= Task objective =
For each record below, write an exact copy.

= Supplied material =
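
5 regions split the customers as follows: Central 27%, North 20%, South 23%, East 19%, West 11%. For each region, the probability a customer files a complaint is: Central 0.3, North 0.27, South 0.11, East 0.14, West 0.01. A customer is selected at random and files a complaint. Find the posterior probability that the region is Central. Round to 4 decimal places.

0.4309

By Bayes' rule, posterior ∝ prior × likelihood:
  Central: 0.27 × 0.3 = 0.081
  North: 0.2 × 0.27 = 0.054
  South: 0.23 × 0.11 = 0.0253
  East: 0.19 × 0.14 = 0.0266
  West: 0.11 × 0.01 = 0.0011
Total = 0.188.
P(Central | evidence) = 0.081 / 0.188 ≈ 0.4309.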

= Task answer =
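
5 regions split the customers as follows: Central 27%, North 20%, South 23%, East 19%, West 11%. For each region, the probability a customer files a complaint is: Central 0.3, North 0.27, South 0.11, East 0.14, West 0.01. A customer is selected at random and files a complaint. Find the posterior probability that the region is Central. Round to 4 decimal places.

0.4309

By Bayes' rule, posterior ∝ prior × likelihood:
  Central: 0.27 × 0.3 = 0.081
  North: 0.2 × 0.27 = 0.054
  South: 0.23 × 0.11 = 0.0253
  East: 0.19 × 0.14 = 0.0266
  West: 0.11 × 0.01 = 0.0011
Total = 0.188.
P(Central | evidence) = 0.081 / 0.188 ≈ 0.4309.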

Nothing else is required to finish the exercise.